» **WHAT THE TASK ASKS**
Copy each entry below without any change.

*** EXTRACTED DATA

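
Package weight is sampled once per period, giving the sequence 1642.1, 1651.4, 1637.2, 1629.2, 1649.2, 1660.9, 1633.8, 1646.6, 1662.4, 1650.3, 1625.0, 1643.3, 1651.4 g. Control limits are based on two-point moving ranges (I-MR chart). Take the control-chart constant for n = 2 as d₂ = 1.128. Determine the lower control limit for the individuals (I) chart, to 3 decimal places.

X̄ = (1642.1 + 1651.4 + 1637.2 + 1629.2 + 1649.2 + 1660.9 + 1633.8 + 1646.6 + 1662.4 + 1650.3 + 1625.0 + 1643.3 + 1651.4) / 13 = 1644.8308
Moving ranges: 9.3, 14.2, 8.0, 20.0, 11.7, 27.1, 12.8, 15.8, 12.1, 25.3, 18.3, 8.1; M̄R̄ = 182.7000 / 12 = 15.2250
LCL = X̄ − 3·M̄R̄/d₂ = 1644.8308 − 3 × 15.2250 / 1.128 = 1604.3387

1604.339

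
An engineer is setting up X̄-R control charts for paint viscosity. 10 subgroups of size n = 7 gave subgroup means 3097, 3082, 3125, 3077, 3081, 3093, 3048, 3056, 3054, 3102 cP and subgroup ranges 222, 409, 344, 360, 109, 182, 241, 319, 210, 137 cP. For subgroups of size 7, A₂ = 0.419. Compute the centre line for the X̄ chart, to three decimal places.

X̄̄ = (3097 + 3082 + 3125 + 3077 + 3081 + 3093 + 3048 + 3056 + 3054 + 3102) / 10 = 30815.0000 / 10 = 3081.5000
CL = X̄̄ = 3081.5000

3081.500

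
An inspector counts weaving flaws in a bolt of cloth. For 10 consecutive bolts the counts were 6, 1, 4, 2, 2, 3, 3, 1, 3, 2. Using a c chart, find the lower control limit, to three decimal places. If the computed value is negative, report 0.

0.000

c̄ = (6 + 1 + 4 + 2 + 2 + 3 + 3 + 1 + 3 + 2) / 10 = 27 / 10 = 2.7000
LCL = c̄ − 3√c̄ = 2.7000 − 3 × 1.6432 = -2.2295 → 0 (cannot be negative)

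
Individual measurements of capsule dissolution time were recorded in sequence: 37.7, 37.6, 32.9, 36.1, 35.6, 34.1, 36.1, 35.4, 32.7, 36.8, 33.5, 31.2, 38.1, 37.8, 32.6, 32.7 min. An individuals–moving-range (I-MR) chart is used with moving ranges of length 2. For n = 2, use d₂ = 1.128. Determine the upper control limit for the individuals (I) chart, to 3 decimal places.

41.723

X̄ = (37.7 + 37.6 + 32.9 + 36.1 + 35.6 + 34.1 + 36.1 + 35.4 + 32.7 + 36.8 + 33.5 + 31.2 + 38.1 + 37.8 + 32.6 + 32.7) / 16 = 35.0562
Moving ranges: 0.1, 4.7, 3.2, 0.5, 1.5, 2.0, 0.7, 2.7, 4.1, 3.3, 2.3, 6.9, 0.3, 5.2, 0.1; M̄R̄ = 37.6000 / 15 = 2.5067
UCL = X̄ + 3·M̄R̄/d₂ = 35.0562 + 3 × 2.5067 / 1.128 = 41.7229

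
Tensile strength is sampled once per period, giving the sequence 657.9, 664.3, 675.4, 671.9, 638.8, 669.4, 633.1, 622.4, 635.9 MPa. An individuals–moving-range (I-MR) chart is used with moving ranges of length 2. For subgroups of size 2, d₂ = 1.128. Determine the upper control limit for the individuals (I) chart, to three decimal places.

700.393

X̄ = (657.9 + 664.3 + 675.4 + 671.9 + 638.8 + 669.4 + 633.1 + 622.4 + 635.9) / 9 = 652.1222
Moving ranges: 6.4, 11.1, 3.5, 33.1, 30.6, 36.3, 10.7, 13.5; M̄R̄ = 145.2000 / 8 = 18.1500
UCL = X̄ + 3·M̄R̄/d₂ = 652.1222 + 3 × 18.1500 / 1.128 = 700.3935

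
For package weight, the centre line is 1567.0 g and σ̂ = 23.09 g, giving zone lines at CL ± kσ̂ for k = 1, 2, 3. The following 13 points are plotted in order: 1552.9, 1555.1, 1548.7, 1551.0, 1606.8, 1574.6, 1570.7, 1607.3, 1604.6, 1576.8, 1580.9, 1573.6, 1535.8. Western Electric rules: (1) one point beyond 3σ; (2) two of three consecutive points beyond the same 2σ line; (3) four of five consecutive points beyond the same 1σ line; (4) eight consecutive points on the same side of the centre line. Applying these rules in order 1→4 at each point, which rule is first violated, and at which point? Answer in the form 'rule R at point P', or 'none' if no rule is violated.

rule 4 at point 12

Zone of each point (C = within 1σ̂, B = 1σ̂–2σ̂, A = 2σ̂–3σ̂, * = beyond 3σ̂; sign = side of CL): 1:-C, 2:-C, 3:-C, 4:-C, 5:+B, 6:+C, 7:+C, 8:+B, 9:+B, 10:+C, 11:+C, 12:+C, 13:-B
Rule 4 (eight consecutive points on the same side of the centre line) is satisfied at point 12.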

******

» **PROBLEM SOLUTION**
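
Package weight is sampled once per period, giving the sequence 1642.1, 1651.4, 1637.2, 1629.2, 1649.2, 1660.9, 1633.8, 1646.6, 1662.4, 1650.3, 1625.0, 1643.3, 1651.4 g. Control limits are based on two-point moving ranges (I-MR chart). Take the control-chart constant for n = 2 as d₂ = 1.128. Determine the lower control limit for the individuals (I) chart, to 3 decimal places.

X̄ = (1642.1 + 1651.4 + 1637.2 + 1629.2 + 1649.2 + 1660.9 + 1633.8 + 1646.6 + 1662.4 + 1650.3 + 1625.0 + 1643.3 + 1651.4) / 13 = 1644.8308
Moving ranges: 9.3, 14.2, 8.0, 20.0, 11.7, 27.1, 12.8, 15.8, 12.1, 25.3, 18.3, 8.1; M̄R̄ = 182.7000 / 12 = 15.2250
LCL = X̄ − 3·M̄R̄/d₂ = 1644.8308 − 3 × 15.2250 / 1.128 = 1604.3387

1604.339

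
An engineer is setting up X̄-R control charts for paint viscosity. 10 subgroups of size n = 7 gave subgroup means 3097, 3082, 3125, 3077, 3081, 3093, 3048, 3056, 3054, 3102 cP and subgroup ranges 222, 409, 344, 360, 109, 182, 241, 319, 210, 137 cP. For subgroups of size 7, A₂ = 0.419. Compute the centre line for the X̄ chart, to three decimal places.

X̄̄ = (3097 + 3082 + 3125 + 3077 + 3081 + 3093 + 3048 + 3056 + 3054 + 3102) / 10 = 30815.0000 / 10 = 3081.5000
CL = X̄̄ = 3081.5000

3081.500

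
An inspector counts weaving flaws in a bolt of cloth. For 10 consecutive bolts the counts were 6, 1, 4, 2, 2, 3, 3, 1, 3, 2. Using a c chart, find the lower control limit, to three decimal places. If the computed value is negative, report 0.

0.000

c̄ = (6 + 1 + 4 + 2 + 2 + 3 + 3 + 1 + 3 + 2) / 10 = 27 / 10 = 2.7000
LCL = c̄ − 3√c̄ = 2.7000 − 3 × 1.6432 = -2.2295 → 0 (cannot be negative)

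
Individual measurements of capsule dissolution time were recorded in sequence: 37.7, 37.6, 32.9, 36.1, 35.6, 34.1, 36.1, 35.4, 32.7, 36.8, 33.5, 31.2, 38.1, 37.8, 32.6, 32.7 min. An individuals–moving-range (I-MR) chart is used with moving ranges of length 2. For n = 2, use d₂ = 1.128. Determine the upper control limit for the individuals (I) chart, to 3 decimal places.

41.723

X̄ = (37.7 + 37.6 + 32.9 + 36.1 + 35.6 + 34.1 + 36.1 + 35.4 + 32.7 + 36.8 + 33.5 + 31.2 + 38.1 + 37.8 + 32.6 + 32.7) / 16 = 35.0562
Moving ranges: 0.1, 4.7, 3.2, 0.5, 1.5, 2.0, 0.7, 2.7, 4.1, 3.3, 2.3, 6.9, 0.3, 5.2, 0.1; M̄R̄ = 37.6000 / 15 = 2.5067
UCL = X̄ + 3·M̄R̄/d₂ = 35.0562 + 3 × 2.5067 / 1.128 = 41.7229

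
Tensile strength is sampled once per period, giving the sequence 657.9, 664.3, 675.4, 671.9, 638.8, 669.4, 633.1, 622.4, 635.9 MPa. An individuals–moving-range (I-MR) chart is used with moving ranges of length 2. For subgroups of size 2, d₂ = 1.128. Determine the upper control limit for the individuals (I) chart, to three decimal places.

700.393

X̄ = (657.9 + 664.3 + 675.4 + 671.9 + 638.8 + 669.4 + 633.1 + 622.4 + 635.9) / 9 = 652.1222
Moving ranges: 6.4, 11.1, 3.5, 33.1, 30.6, 36.3, 10.7, 13.5; M̄R̄ = 145.2000 / 8 = 18.1500
UCL = X̄ + 3·M̄R̄/d₂ = 652.1222 + 3 × 18.1500 / 1.128 = 700.3935

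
For package weight, the centre line is 1567.0 g and σ̂ = 23.09 g, giving zone lines at CL ± kσ̂ for k = 1, 2, 3. The following 13 points are plotted in order: 1552.9, 1555.1, 1548.7, 1551.0, 1606.8, 1574.6, 1570.7, 1607.3, 1604.6, 1576.8, 1580.9, 1573.6, 1535.8. Western Electric rules: (1) one point beyond 3σ; (2) two of three consecutive points beyond the same 2σ line; (3) four of five consecutive points beyond the same 1σ line; (4) eight consecutive points on the same side of the centre line. Applying these rules in order 1→4 at each point, which rule is first violated, and at which point? Answer in the form 'rule R at point P', or 'none' if no rule is violated.

rule 4 at point 12

Zone of each point (C = within 1σ̂, B = 1σ̂–2σ̂, A = 2σ̂–3σ̂, * = beyond 3σ̂; sign = side of CL): 1:-C, 2:-C, 3:-C, 4:-C, 5:+B, 6:+C, 7:+C, 8:+B, 9:+B, 10:+C, 11:+C, 12:+C, 13:-B
Rule 4 (eight consecutive points on the same side of the centre line) is satisfied at point 12.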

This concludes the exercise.